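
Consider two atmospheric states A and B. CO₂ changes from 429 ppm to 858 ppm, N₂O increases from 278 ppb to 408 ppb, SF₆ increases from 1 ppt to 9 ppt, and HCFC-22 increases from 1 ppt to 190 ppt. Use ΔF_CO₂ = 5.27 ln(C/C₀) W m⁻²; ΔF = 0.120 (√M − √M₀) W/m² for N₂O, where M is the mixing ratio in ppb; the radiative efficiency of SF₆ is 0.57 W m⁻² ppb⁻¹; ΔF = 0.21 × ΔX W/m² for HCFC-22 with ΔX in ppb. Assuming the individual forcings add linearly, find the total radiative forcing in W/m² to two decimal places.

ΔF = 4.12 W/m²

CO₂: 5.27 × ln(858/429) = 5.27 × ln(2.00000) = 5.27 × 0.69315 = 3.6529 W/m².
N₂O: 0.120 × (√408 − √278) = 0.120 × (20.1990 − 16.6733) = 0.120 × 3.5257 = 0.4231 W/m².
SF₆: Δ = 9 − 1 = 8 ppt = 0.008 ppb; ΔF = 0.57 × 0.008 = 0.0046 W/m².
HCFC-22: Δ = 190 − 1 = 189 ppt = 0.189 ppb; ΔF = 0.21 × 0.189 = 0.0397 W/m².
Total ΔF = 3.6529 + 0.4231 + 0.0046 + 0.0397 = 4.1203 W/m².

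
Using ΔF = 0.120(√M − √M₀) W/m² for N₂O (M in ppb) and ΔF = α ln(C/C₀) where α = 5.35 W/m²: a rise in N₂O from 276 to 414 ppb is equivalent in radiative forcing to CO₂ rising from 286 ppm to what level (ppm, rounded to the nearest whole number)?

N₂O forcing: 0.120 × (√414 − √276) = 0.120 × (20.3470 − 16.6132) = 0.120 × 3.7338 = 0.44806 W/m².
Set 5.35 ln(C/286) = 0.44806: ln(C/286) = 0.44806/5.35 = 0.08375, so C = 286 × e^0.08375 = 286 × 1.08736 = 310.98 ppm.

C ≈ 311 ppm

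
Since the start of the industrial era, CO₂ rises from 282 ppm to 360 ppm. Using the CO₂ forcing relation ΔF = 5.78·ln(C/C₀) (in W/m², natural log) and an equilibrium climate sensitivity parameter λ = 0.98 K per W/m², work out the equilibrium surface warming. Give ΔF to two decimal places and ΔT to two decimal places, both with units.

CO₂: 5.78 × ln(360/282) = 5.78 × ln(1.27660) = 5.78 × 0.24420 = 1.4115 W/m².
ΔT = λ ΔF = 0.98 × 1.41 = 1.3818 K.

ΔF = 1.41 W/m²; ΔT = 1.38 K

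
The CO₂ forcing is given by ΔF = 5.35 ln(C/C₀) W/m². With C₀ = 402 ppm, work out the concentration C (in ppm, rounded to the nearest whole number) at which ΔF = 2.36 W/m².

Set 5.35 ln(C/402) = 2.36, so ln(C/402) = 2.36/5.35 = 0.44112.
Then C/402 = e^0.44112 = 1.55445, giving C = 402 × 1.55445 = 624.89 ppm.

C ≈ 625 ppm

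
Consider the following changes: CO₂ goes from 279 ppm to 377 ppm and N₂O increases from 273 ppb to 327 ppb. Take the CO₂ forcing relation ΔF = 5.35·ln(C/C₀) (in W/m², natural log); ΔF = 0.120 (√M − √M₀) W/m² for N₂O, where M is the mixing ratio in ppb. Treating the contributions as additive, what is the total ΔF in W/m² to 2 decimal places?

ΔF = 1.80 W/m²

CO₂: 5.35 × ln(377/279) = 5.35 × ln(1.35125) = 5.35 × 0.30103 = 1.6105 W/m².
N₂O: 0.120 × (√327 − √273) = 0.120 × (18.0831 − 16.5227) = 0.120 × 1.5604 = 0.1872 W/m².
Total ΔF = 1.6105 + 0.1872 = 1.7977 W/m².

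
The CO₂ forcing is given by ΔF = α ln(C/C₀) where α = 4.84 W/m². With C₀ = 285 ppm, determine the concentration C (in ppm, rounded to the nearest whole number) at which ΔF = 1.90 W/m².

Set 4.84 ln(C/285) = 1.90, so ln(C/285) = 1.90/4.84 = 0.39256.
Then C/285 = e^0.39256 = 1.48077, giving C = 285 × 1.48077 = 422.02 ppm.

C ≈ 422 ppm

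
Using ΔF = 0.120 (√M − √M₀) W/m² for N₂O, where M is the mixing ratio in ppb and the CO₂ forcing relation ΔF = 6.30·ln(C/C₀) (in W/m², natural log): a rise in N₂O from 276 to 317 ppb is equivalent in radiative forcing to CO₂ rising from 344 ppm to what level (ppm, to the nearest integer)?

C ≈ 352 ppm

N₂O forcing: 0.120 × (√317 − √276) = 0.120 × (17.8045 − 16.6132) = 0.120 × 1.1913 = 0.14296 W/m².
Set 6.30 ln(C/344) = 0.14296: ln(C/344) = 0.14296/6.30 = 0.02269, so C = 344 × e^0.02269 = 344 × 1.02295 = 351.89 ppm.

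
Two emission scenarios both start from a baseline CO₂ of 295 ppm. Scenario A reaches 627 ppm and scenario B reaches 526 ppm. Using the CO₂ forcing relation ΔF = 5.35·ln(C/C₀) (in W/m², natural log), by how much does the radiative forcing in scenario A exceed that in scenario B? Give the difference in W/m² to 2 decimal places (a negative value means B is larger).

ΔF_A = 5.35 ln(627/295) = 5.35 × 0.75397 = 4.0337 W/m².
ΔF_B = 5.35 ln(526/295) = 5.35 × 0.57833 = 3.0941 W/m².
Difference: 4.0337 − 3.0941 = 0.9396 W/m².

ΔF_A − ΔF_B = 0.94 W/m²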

## What the task requires:
All records shown above are to be repeated exactly.

## Finished task:
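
Consider two atmospheric states A and B. CO₂ changes from 429 ppm to 858 ppm, N₂O increases from 278 ppb to 408 ppb, SF₆ increases from 1 ppt to 9 ppt, and HCFC-22 increases from 1 ppt to 190 ppt. Use ΔF_CO₂ = 5.27 ln(C/C₀) W m⁻²; ΔF = 0.120 (√M − √M₀) W/m² for N₂O, where M is the mixing ratio in ppb; the radiative efficiency of SF₆ is 0.57 W m⁻² ppb⁻¹; ΔF = 0.21 × ΔX W/m² for HCFC-22 with ΔX in ppb. Assuming the individual forcings add linearly, find the total radiative forcing in W/m² to two decimal places.

ΔF = 4.12 W/m²

CO₂: 5.27 × ln(858/429) = 5.27 × ln(2.00000) = 5.27 × 0.69315 = 3.6529 W/m².
N₂O: 0.120 × (√408 − √278) = 0.120 × (20.1990 − 16.6733) = 0.120 × 3.5257 = 0.4231 W/m².
SF₆: Δ = 9 − 1 = 8 ppt = 0.008 ppb; ΔF = 0.57 × 0.008 = 0.0046 W/m².
HCFC-22: Δ = 190 − 1 = 189 ppt = 0.189 ppb; ΔF = 0.21 × 0.189 = 0.0397 W/m².
Total ΔF = 3.6529 + 0.4231 + 0.0046 + 0.0397 = 4.1203 W/m².

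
Using ΔF = 0.120(√M − √M₀) W/m² for N₂O (M in ppb) and ΔF = α ln(C/C₀) where α = 5.35 W/m²: a rise in N₂O from 276 to 414 ppb is equivalent in radiative forcing to CO₂ rising from 286 ppm to what level (ppm, rounded to the nearest whole number)?

N₂O forcing: 0.120 × (√414 − √276) = 0.120 × (20.3470 − 16.6132) = 0.120 × 3.7338 = 0.44806 W/m².
Set 5.35 ln(C/286) = 0.44806: ln(C/286) = 0.44806/5.35 = 0.08375, so C = 286 × e^0.08375 = 286 × 1.08736 = 310.98 ppm.

C ≈ 311 ppm

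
Since the start of the industrial era, CO₂ rises from 282 ppm to 360 ppm. Using the CO₂ forcing relation ΔF = 5.78·ln(C/C₀) (in W/m², natural log) and an equilibrium climate sensitivity parameter λ = 0.98 K per W/m², work out the equilibrium surface warming. Give ΔF to two decimal places and ΔT to two decimal places, both with units.

CO₂: 5.78 × ln(360/282) = 5.78 × ln(1.27660) = 5.78 × 0.24420 = 1.4115 W/m².
ΔT = λ ΔF = 0.98 × 1.41 = 1.3818 K.

ΔF = 1.41 W/m²; ΔT = 1.38 K

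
The CO₂ forcing is given by ΔF = 5.35 ln(C/C₀) W/m². With C₀ = 402 ppm, work out the concentration C (in ppm, rounded to the nearest whole number) at which ΔF = 2.36 W/m².

Set 5.35 ln(C/402) = 2.36, so ln(C/402) = 2.36/5.35 = 0.44112.
Then C/402 = e^0.44112 = 1.55445, giving C = 402 × 1.55445 = 624.89 ppm.

C ≈ 625 ppm

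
Consider the following changes: CO₂ goes from 279 ppm to 377 ppm and N₂O increases from 273 ppb to 327 ppb. Take the CO₂ forcing relation ΔF = 5.35·ln(C/C₀) (in W/m², natural log); ΔF = 0.120 (√M − √M₀) W/m² for N₂O, where M is the mixing ratio in ppb. Treating the contributions as additive, what is the total ΔF in W/m² to 2 decimal places?

ΔF = 1.80 W/m²

CO₂: 5.35 × ln(377/279) = 5.35 × ln(1.35125) = 5.35 × 0.30103 = 1.6105 W/m².
N₂O: 0.120 × (√327 − √273) = 0.120 × (18.0831 − 16.5227) = 0.120 × 1.5604 = 0.1872 W/m².
Total ΔF = 1.6105 + 0.1872 = 1.7977 W/m².

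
The CO₂ forcing is given by ΔF = α ln(C/C₀) where α = 4.84 W/m². With C₀ = 285 ppm, determine the concentration C (in ppm, rounded to the nearest whole number) at which ΔF = 1.90 W/m².

Set 4.84 ln(C/285) = 1.90, so ln(C/285) = 1.90/4.84 = 0.39256.
Then C/285 = e^0.39256 = 1.48077, giving C = 285 × 1.48077 = 422.02 ppm.

C ≈ 422 ppm

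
Using ΔF = 0.120 (√M − √M₀) W/m² for N₂O, where M is the mixing ratio in ppb and the CO₂ forcing relation ΔF = 6.30·ln(C/C₀) (in W/m², natural log): a rise in N₂O from 276 to 317 ppb is equivalent in radiative forcing to CO₂ rising from 344 ppm to what level (ppm, to the nearest integer)?

C ≈ 352 ppm

N₂O forcing: 0.120 × (√317 − √276) = 0.120 × (17.8045 − 16.6132) = 0.120 × 1.1913 = 0.14296 W/m².
Set 6.30 ln(C/344) = 0.14296: ln(C/344) = 0.14296/6.30 = 0.02269, so C = 344 × e^0.02269 = 344 × 1.02295 = 351.89 ppm.

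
Two emission scenarios both start from a baseline CO₂ of 295 ppm. Scenario A reaches 627 ppm and scenario B reaches 526 ppm. Using the CO₂ forcing relation ΔF = 5.35·ln(C/C₀) (in W/m², natural log), by how much does the radiative forcing in scenario A exceed that in scenario B? Give the difference in W/m² to 2 decimal places (a negative value means B is larger).

ΔF_A = 5.35 ln(627/295) = 5.35 × 0.75397 = 4.0337 W/m².
ΔF_B = 5.35 ln(526/295) = 5.35 × 0.57833 = 3.0941 W/m².
Difference: 4.0337 − 3.0941 = 0.9396 W/m².

ΔF_A − ΔF_B = 0.94 W/m²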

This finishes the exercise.